### WHAT YOU SHOULD DO
Retyping the data exactly is the task. Include every line.

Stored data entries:
------------------------
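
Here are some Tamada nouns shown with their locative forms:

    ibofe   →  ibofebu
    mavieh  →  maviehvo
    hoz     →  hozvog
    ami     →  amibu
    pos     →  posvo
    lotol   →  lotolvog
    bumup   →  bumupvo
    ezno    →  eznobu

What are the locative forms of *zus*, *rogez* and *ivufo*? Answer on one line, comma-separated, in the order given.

The pattern is voicing of the final sound: -vo when the stem ends in a voiceless consonant (*mavieh*, *pos*, *bumup*); -vog when the stem ends in a voiced consonant (*hoz*, *lotol*); -bu when the stem ends in a vowel (*ibofe*, *ami*, *ezno*).
*zus* — final sound /s/ (a voiceless consonant) → -vo → *zusvo*.
*rogez* — final sound /z/ (a voiced consonant) → -vog → *rogezvog*.
Since the final sound of *ivufo* is /o/ (a vowel), it takes -bu, giving *ivufobu*.

zusvo, rogezvog, ivufobu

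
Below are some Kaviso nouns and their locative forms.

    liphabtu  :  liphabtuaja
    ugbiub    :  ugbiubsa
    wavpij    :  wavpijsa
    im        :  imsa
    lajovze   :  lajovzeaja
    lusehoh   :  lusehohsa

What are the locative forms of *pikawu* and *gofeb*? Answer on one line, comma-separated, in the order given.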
------------------------
### ANSWER SECTION
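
Here are some Tamada nouns shown with their locative forms:

    ibofe   →  ibofebu
    mavieh  →  maviehvo
    hoz     →  hozvog
    ami     →  amibu
    pos     →  posvo
    lotol   →  lotolvog
    bumup   →  bumupvo
    ezno    →  eznobu

What are the locative forms of *zus*, *rogez* and *ivufo*? Answer on one line, comma-separated, in the order given.

The pattern is voicing of the final sound: -vo when the stem ends in a voiceless consonant (*mavieh*, *pos*, *bumup*); -vog when the stem ends in a voiced consonant (*hoz*, *lotol*); -bu when the stem ends in a vowel (*ibofe*, *ami*, *ezno*).
*zus* — final sound /s/ (a voiceless consonant) → -vo → *zusvo*.
*rogez* — final sound /z/ (a voiced consonant) → -vog → *rogezvog*.
Since the final sound of *ivufo* is /o/ (a vowel), it takes -bu, giving *ivufobu*.

zusvo, rogezvog, ivufobu

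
Below are some Kaviso nouns and their locative forms.

    liphabtu  :  liphabtuaja
    ugbiub    :  ugbiubsa
    wavpij    :  wavpijsa
    im        :  imsa
    lajovze   :  lajovzeaja
    lusehoh   :  lusehohsa

What are the locative forms of *pikawu* and *gofeb*? Answer on one line, comma-separated, in the order given.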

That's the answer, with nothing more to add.